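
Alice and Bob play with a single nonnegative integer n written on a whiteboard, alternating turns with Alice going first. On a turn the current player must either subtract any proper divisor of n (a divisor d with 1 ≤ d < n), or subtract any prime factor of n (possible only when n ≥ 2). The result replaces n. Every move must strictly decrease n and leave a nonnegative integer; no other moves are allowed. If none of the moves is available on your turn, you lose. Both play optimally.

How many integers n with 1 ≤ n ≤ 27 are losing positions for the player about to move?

6

Label each position W (a win for the player to move) or L (a loss). A position with no legal move is L; any other position is W exactly when some move reaches an L, and L when every move reaches a W.
n=0: no move → L
n=1: no move → L
n=2: W (go to 0, an L position)
n=3: W (go to 0, an L position)
n=4: L (options 2(W), 3(W) are all W)
n=5: W (go to 0, an L position)
n=6: W (go to 4, an L position)
n=7: W (go to 0, an L position)
n=8: W (go to 4, an L position)
n=9: L (options 6(W), 8(W) are all W)
n=10: W (go to 9, an L position)
n=11: W (go to 0, an L position)
n=12: W (go to 9, an L position)
n=13: W (go to 0, an L position)
n=14: L (options 7(W), 12(W), 13(W) are all W)
n=15: W (go to 14, an L position)
n=16: W (go to 14, an L position)
n=17: W (go to 0, an L position)
n=18: W (go to 9, an L position)
n=19: W (go to 0, an L position)
n=20: L (options 10(W), 15(W), 16(W), 18(W), 19(W) are all W)
n=21: W (go to 14, an L position)
n=22: W (go to 20, an L position)
n=23: W (go to 0, an L position)
n=24: W (go to 20, an L position)
n=25: W (go to 20, an L position)
n=26: L (options 13(W), 24(W), 25(W) are all W)
n=27: W (go to 26, an L position)
L entries with 1 ≤ n ≤ 27 (n=0 is outside the asked range and is not counted): n = 1, 4, 9, 14, 20, 26; that makes 6.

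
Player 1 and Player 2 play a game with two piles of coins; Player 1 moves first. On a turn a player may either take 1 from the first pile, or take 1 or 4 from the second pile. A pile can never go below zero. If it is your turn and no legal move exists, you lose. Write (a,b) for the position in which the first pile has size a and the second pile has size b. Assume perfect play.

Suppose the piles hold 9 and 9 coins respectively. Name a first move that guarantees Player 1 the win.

Label each position W (a win for the player to move) or L (a loss). A position with no legal move is L; any other position is W exactly when some move reaches an L, and L when every move reaches a W.
No move ever increases a pile, so every position that can arise here has a ≤ 9 and b ≤ 9; it is enough to label the cells with 0 ≤ a ≤ 9 and 0 ≤ b ≤ 9.
Every move lowers a or b (never raises either), so fill the grid row by row in increasing a, and left to right within a row: each cell's successors are then already labelled.
      b=0  b=1  b=2  b=3  b=4  b=5  b=6  b=7  b=8  b=9
a=0:    L    W    L    W    W    L    W    L    W    W
a=1:    W    L    W    L    W    W    L    W    L    W
a=2:    L    W    L    W    W    L    W    L    W    W
a=3:    W    L    W    L    W    W    L    W    L    W
a=4:    L    W    L    W    W    L    W    L    W    W
a=5:    W    L    W    L    W    W    L    W    L    W
a=6:    L    W    L    W    W    L    W    L    W    W
a=7:    W    L    W    L    W    W    L    W    L    W
a=8:    L    W    L    W    W    L    W    L    W    W
a=9:    W    L    W    L    W    W    L    W    L    W
Cells with no legal move (terminal, hence L): (0,0).
The remaining L cells, each justified by listing all of its moves:
(0,2): L (sole option (0,1)(W) is W)
(0,5): L (options (0,4)(W), (0,1)(W) are all W)
(0,7): L (options (0,6)(W), (0,3)(W) are all W)
(1,1): L (options (0,1)(W), (1,0)(W) are all W)
(1,3): L (options (0,3)(W), (1,2)(W) are all W)
(1,6): L (options (0,6)(W), (1,5)(W), (1,2)(W) are all W)
(1,8): L (options (0,8)(W), (1,7)(W), (1,4)(W) are all W)
(2,0): L (sole option (1,0)(W) is W)
(2,2): L (options (1,2)(W), (2,1)(W) are all W)
(2,5): L (options (1,5)(W), (2,4)(W), (2,1)(W) are all W)
(2,7): L (options (1,7)(W), (2,6)(W), (2,3)(W) are all W)
(3,1): L (options (2,1)(W), (3,0)(W) are all W)
(3,3): L (options (2,3)(W), (3,2)(W) are all W)
(3,6): L (options (2,6)(W), (3,5)(W), (3,2)(W) are all W)
(3,8): L (options (2,8)(W), (3,7)(W), (3,4)(W) are all W)
(4,0): L (sole option (3,0)(W) is W)
(4,2): L (options (3,2)(W), (4,1)(W) are all W)
(4,5): L (options (3,5)(W), (4,4)(W), (4,1)(W) are all W)
(4,7): L (options (3,7)(W), (4,6)(W), (4,3)(W) are all W)
(5,1): L (options (4,1)(W), (5,0)(W) are all W)
(5,3): L (options (4,3)(W), (5,2)(W) are all W)
(5,6): L (options (4,6)(W), (5,5)(W), (5,2)(W) are all W)
(5,8): L (options (4,8)(W), (5,7)(W), (5,4)(W) are all W)
(6,0): L (sole option (5,0)(W) is W)
(6,2): L (options (5,2)(W), (6,1)(W) are all W)
(6,5): L (options (5,5)(W), (6,4)(W), (6,1)(W) are all W)
(6,7): L (options (5,7)(W), (6,6)(W), (6,3)(W) are all W)
(7,1): L (options (6,1)(W), (7,0)(W) are all W)
(7,3): L (options (6,3)(W), (7,2)(W) are all W)
(7,6): L (options (6,6)(W), (7,5)(W), (7,2)(W) are all W)
(7,8): L (options (6,8)(W), (7,7)(W), (7,4)(W) are all W)
(8,0): L (sole option (7,0)(W) is W)
(8,2): L (options (7,2)(W), (8,1)(W) are all W)
(8,5): L (options (7,5)(W), (8,4)(W), (8,1)(W) are all W)
(8,7): L (options (7,7)(W), (8,6)(W), (8,3)(W) are all W)
(9,1): L (options (8,1)(W), (9,0)(W) are all W)
(9,3): L (options (8,3)(W), (9,2)(W) are all W)
(9,6): L (options (8,6)(W), (9,5)(W), (9,2)(W) are all W)
(9,8): L (options (8,8)(W), (9,7)(W), (9,4)(W) are all W)
Every other cell has at least one move into one of the L cells above, so it is W.
From (9,9), the L positions reachable in one move are: (9,8).

Move to (9,8).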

------------

* _What the task asks_
Line for line, the material above should be repeated exactly.

* _Completed exercise_
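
Alice and Bob play with a single nonnegative integer n written on a whiteboard, alternating turns with Alice going first. On a turn the current player must either subtract any proper divisor of n (a divisor d with 1 ≤ d < n), or subtract any prime factor of n (possible only when n ≥ 2). The result replaces n. Every move must strictly decrease n and leave a nonnegative integer; no other moves are allowed. If none of the moves is available on your turn, you lose. Both play optimally.

How many integers n with 1 ≤ n ≤ 27 are losing positions for the player about to move?

6

Label each position W (a win for the player to move) or L (a loss). A position with no legal move is L; any other position is W exactly when some move reaches an L, and L when every move reaches a W.
n=0: no move → L
n=1: no move → L
n=2: W (go to 0, an L position)
n=3: W (go to 0, an L position)
n=4: L (options 2(W), 3(W) are all W)
n=5: W (go to 0, an L position)
n=6: W (go to 4, an L position)
n=7: W (go to 0, an L position)
n=8: W (go to 4, an L position)
n=9: L (options 6(W), 8(W) are all W)
n=10: W (go to 9, an L position)
n=11: W (go to 0, an L position)
n=12: W (go to 9, an L position)
n=13: W (go to 0, an L position)
n=14: L (options 7(W), 12(W), 13(W) are all W)
n=15: W (go to 14, an L position)
n=16: W (go to 14, an L position)
n=17: W (go to 0, an L position)
n=18: W (go to 9, an L position)
n=19: W (go to 0, an L position)
n=20: L (options 10(W), 15(W), 16(W), 18(W), 19(W) are all W)
n=21: W (go to 14, an L position)
n=22: W (go to 20, an L position)
n=23: W (go to 0, an L position)
n=24: W (go to 20, an L position)
n=25: W (go to 20, an L position)
n=26: L (options 13(W), 24(W), 25(W) are all W)
n=27: W (go to 26, an L position)
L entries with 1 ≤ n ≤ 27 (n=0 is outside the asked range and is not counted): n = 1, 4, 9, 14, 20, 26; that makes 6.

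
Player 1 and Player 2 play a game with two piles of coins; Player 1 moves first. On a turn a player may either take 1 from the first pile, or take 1 or 4 from the second pile. A pile can never go below zero. If it is your turn and no legal move exists, you lose. Write (a,b) for the position in which the first pile has size a and the second pile has size b. Assume perfect play.

Suppose the piles hold 9 and 9 coins respectively. Name a first move that guarantees Player 1 the win.

Label each position W (a win for the player to move) or L (a loss). A position with no legal move is L; any other position is W exactly when some move reaches an L, and L when every move reaches a W.
No move ever increases a pile, so every position that can arise here has a ≤ 9 and b ≤ 9; it is enough to label the cells with 0 ≤ a ≤ 9 and 0 ≤ b ≤ 9.
Every move lowers a or b (never raises either), so fill the grid row by row in increasing a, and left to right within a row: each cell's successors are then already labelled.
      b=0  b=1  b=2  b=3  b=4  b=5  b=6  b=7  b=8  b=9
a=0:    L    W    L    W    W    L    W    L    W    W
a=1:    W    L    W    L    W    W    L    W    L    W
a=2:    L    W    L    W    W    L    W    L    W    W
a=3:    W    L    W    L    W    W    L    W    L    W
a=4:    L    W    L    W    W    L    W    L    W    W
a=5:    W    L    W    L    W    W    L    W    L    W
a=6:    L    W    L    W    W    L    W    L    W    W
a=7:    W    L    W    L    W    W    L    W    L    W
a=8:    L    W    L    W    W    L    W    L    W    W
a=9:    W    L    W    L    W    W    L    W    L    W
Cells with no legal move (terminal, hence L): (0,0).
The remaining L cells, each justified by listing all of its moves:
(0,2): L (sole option (0,1)(W) is W)
(0,5): L (options (0,4)(W), (0,1)(W) are all W)
(0,7): L (options (0,6)(W), (0,3)(W) are all W)
(1,1): L (options (0,1)(W), (1,0)(W) are all W)
(1,3): L (options (0,3)(W), (1,2)(W) are all W)
(1,6): L (options (0,6)(W), (1,5)(W), (1,2)(W) are all W)
(1,8): L (options (0,8)(W), (1,7)(W), (1,4)(W) are all W)
(2,0): L (sole option (1,0)(W) is W)
(2,2): L (options (1,2)(W), (2,1)(W) are all W)
(2,5): L (options (1,5)(W), (2,4)(W), (2,1)(W) are all W)
(2,7): L (options (1,7)(W), (2,6)(W), (2,3)(W) are all W)
(3,1): L (options (2,1)(W), (3,0)(W) are all W)
(3,3): L (options (2,3)(W), (3,2)(W) are all W)
(3,6): L (options (2,6)(W), (3,5)(W), (3,2)(W) are all W)
(3,8): L (options (2,8)(W), (3,7)(W), (3,4)(W) are all W)
(4,0): L (sole option (3,0)(W) is W)
(4,2): L (options (3,2)(W), (4,1)(W) are all W)
(4,5): L (options (3,5)(W), (4,4)(W), (4,1)(W) are all W)
(4,7): L (options (3,7)(W), (4,6)(W), (4,3)(W) are all W)
(5,1): L (options (4,1)(W), (5,0)(W) are all W)
(5,3): L (options (4,3)(W), (5,2)(W) are all W)
(5,6): L (options (4,6)(W), (5,5)(W), (5,2)(W) are all W)
(5,8): L (options (4,8)(W), (5,7)(W), (5,4)(W) are all W)
(6,0): L (sole option (5,0)(W) is W)
(6,2): L (options (5,2)(W), (6,1)(W) are all W)
(6,5): L (options (5,5)(W), (6,4)(W), (6,1)(W) are all W)
(6,7): L (options (5,7)(W), (6,6)(W), (6,3)(W) are all W)
(7,1): L (options (6,1)(W), (7,0)(W) are all W)
(7,3): L (options (6,3)(W), (7,2)(W) are all W)
(7,6): L (options (6,6)(W), (7,5)(W), (7,2)(W) are all W)
(7,8): L (options (6,8)(W), (7,7)(W), (7,4)(W) are all W)
(8,0): L (sole option (7,0)(W) is W)
(8,2): L (options (7,2)(W), (8,1)(W) are all W)
(8,5): L (options (7,5)(W), (8,4)(W), (8,1)(W) are all W)
(8,7): L (options (7,7)(W), (8,6)(W), (8,3)(W) are all W)
(9,1): L (options (8,1)(W), (9,0)(W) are all W)
(9,3): L (options (8,3)(W), (9,2)(W) are all W)
(9,6): L (options (8,6)(W), (9,5)(W), (9,2)(W) are all W)
(9,8): L (options (8,8)(W), (9,7)(W), (9,4)(W) are all W)
Every other cell has at least one move into one of the L cells above, so it is W.
From (9,9), the L positions reachable in one move are: (9,8).

Move to (9,8).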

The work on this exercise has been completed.